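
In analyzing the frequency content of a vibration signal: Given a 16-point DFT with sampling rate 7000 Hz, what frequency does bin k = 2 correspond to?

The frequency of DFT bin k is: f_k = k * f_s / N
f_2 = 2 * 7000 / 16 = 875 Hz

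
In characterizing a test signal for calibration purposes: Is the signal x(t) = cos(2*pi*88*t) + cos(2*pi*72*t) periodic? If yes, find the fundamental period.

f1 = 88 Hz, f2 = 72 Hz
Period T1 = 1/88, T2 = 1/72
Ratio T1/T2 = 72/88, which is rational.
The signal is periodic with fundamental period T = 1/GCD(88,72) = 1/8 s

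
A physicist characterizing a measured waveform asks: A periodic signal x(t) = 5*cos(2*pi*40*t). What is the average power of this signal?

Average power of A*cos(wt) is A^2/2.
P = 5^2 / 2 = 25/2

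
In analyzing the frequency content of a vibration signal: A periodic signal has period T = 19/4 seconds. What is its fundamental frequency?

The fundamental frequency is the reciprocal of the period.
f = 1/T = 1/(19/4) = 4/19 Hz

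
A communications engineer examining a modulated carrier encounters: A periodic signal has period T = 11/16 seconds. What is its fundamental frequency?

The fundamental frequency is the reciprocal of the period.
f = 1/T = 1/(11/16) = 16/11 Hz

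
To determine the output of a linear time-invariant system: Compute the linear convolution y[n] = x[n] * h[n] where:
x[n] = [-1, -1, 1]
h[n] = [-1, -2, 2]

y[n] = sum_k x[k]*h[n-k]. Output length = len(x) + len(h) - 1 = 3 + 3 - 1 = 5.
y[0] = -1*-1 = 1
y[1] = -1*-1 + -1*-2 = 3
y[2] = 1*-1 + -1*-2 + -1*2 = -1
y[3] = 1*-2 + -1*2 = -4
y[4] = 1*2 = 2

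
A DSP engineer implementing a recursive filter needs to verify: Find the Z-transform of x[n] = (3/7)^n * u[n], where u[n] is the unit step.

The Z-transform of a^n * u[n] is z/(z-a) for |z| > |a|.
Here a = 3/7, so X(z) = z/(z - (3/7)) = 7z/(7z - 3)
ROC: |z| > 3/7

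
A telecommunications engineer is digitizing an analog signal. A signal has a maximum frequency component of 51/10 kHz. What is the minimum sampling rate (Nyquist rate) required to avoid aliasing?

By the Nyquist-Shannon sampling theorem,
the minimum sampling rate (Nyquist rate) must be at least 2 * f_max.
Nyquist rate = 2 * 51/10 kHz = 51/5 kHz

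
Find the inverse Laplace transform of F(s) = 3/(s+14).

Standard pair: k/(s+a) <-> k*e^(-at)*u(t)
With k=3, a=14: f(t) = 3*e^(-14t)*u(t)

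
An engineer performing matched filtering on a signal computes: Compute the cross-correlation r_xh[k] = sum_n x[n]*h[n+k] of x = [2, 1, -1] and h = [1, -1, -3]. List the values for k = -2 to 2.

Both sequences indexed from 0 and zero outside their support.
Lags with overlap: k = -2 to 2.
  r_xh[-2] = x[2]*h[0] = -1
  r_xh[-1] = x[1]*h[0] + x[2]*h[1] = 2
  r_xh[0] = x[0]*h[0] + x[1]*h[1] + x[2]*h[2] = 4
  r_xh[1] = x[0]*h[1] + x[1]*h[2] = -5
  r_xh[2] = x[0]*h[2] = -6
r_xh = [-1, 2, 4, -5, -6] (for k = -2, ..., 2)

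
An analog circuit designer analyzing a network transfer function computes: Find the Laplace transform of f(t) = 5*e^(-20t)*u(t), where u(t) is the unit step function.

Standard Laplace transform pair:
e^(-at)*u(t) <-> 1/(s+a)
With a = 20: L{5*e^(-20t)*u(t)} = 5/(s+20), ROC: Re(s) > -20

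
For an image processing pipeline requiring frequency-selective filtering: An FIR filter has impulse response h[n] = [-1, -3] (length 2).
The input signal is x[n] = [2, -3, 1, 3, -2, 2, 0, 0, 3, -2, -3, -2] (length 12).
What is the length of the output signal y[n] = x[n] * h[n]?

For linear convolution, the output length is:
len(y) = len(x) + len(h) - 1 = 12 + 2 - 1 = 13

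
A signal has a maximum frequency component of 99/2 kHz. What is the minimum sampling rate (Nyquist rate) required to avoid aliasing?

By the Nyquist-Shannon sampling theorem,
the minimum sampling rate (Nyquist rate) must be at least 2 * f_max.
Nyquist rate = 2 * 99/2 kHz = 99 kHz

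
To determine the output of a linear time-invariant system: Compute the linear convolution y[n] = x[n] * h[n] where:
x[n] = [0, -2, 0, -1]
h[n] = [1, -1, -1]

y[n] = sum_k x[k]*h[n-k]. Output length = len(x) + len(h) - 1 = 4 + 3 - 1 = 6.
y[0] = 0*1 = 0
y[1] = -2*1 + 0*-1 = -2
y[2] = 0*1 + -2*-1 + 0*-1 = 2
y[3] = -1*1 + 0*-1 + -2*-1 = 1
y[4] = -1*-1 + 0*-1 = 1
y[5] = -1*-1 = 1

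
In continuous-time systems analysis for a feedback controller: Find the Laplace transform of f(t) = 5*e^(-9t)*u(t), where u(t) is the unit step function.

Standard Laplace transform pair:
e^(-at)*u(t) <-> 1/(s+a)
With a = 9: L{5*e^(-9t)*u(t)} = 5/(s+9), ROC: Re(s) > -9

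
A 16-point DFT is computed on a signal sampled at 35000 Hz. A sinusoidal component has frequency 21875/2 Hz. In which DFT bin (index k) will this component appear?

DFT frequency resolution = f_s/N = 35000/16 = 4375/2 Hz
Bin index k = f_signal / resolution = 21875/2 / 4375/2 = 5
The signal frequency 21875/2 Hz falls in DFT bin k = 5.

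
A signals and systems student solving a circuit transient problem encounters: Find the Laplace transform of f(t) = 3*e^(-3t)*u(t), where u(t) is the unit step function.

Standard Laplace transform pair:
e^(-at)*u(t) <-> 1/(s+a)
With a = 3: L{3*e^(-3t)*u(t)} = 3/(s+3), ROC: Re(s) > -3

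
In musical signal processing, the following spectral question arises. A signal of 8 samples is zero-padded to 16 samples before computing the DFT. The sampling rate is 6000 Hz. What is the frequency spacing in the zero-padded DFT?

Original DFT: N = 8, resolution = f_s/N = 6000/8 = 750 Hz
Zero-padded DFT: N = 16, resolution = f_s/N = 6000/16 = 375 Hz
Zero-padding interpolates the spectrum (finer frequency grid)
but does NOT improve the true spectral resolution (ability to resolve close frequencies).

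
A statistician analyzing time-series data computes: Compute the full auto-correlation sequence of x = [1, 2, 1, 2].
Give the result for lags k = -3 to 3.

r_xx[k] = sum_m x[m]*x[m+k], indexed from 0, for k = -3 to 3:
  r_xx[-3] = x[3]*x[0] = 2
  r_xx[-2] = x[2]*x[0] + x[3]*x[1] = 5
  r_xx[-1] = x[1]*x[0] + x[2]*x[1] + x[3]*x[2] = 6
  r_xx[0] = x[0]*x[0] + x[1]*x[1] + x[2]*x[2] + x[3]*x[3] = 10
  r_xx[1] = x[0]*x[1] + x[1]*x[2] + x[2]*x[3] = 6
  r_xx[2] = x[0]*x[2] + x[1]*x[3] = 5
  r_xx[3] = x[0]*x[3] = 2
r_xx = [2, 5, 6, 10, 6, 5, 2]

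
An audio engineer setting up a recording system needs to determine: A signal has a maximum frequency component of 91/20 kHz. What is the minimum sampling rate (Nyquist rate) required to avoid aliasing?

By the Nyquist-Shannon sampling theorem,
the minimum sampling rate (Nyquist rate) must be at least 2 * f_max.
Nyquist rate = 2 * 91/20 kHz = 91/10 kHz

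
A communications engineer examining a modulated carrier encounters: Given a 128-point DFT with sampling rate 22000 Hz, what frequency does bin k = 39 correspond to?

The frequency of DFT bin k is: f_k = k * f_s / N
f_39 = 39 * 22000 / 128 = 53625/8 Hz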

····················

■ EXERCISE PROMPT
All that is wanted is the stretch of lines above from the one containing "x[n] = [0, -2, 0, -1]" through the one containing "A statistician analyzing", duplicated exactly.

■ TASK ANSWER
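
x[n] = [0, -2, 0, -1]
h[n] = [1, -1, -1]

y[n] = sum_k x[k]*h[n-k]. Output length = len(x) + len(h) - 1 = 4 + 3 - 1 = 6.
y[0] = 0*1 = 0
y[1] = -2*1 + 0*-1 = -2
y[2] = 0*1 + -2*-1 + 0*-1 = 2
y[3] = -1*1 + 0*-1 + -2*-1 = 1
y[4] = -1*-1 + 0*-1 = 1
y[5] = -1*-1 = 1

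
In continuous-time systems analysis for a feedback controller: Find the Laplace transform of f(t) = 5*e^(-9t)*u(t), where u(t) is the unit step function.

Standard Laplace transform pair:
e^(-at)*u(t) <-> 1/(s+a)
With a = 9: L{5*e^(-9t)*u(t)} = 5/(s+9), ROC: Re(s) > -9

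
A 16-point DFT is computed on a signal sampled at 35000 Hz. A sinusoidal component has frequency 21875/2 Hz. In which DFT bin (index k) will this component appear?

DFT frequency resolution = f_s/N = 35000/16 = 4375/2 Hz
Bin index k = f_signal / resolution = 21875/2 / 4375/2 = 5
The signal frequency 21875/2 Hz falls in DFT bin k = 5.

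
A signals and systems student solving a circuit transient problem encounters: Find the Laplace transform of f(t) = 3*e^(-3t)*u(t), where u(t) is the unit step function.

Standard Laplace transform pair:
e^(-at)*u(t) <-> 1/(s+a)
With a = 3: L{3*e^(-3t)*u(t)} = 3/(s+3), ROC: Re(s) > -3

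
In musical signal processing, the following spectral question arises. A signal of 8 samples is zero-padded to 16 samples before computing the DFT. The sampling rate is 6000 Hz. What is the frequency spacing in the zero-padded DFT?

Original DFT: N = 8, resolution = f_s/N = 6000/8 = 750 Hz
Zero-padded DFT: N = 16, resolution = f_s/N = 6000/16 = 375 Hz
Zero-padding interpolates the spectrum (finer frequency grid)
but does NOT improve the true spectral resolution (ability to resolve close frequencies).

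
A statistician analyzing time-series data computes: Compute the full auto-correlation sequence of x = [1, 2, 1, 2].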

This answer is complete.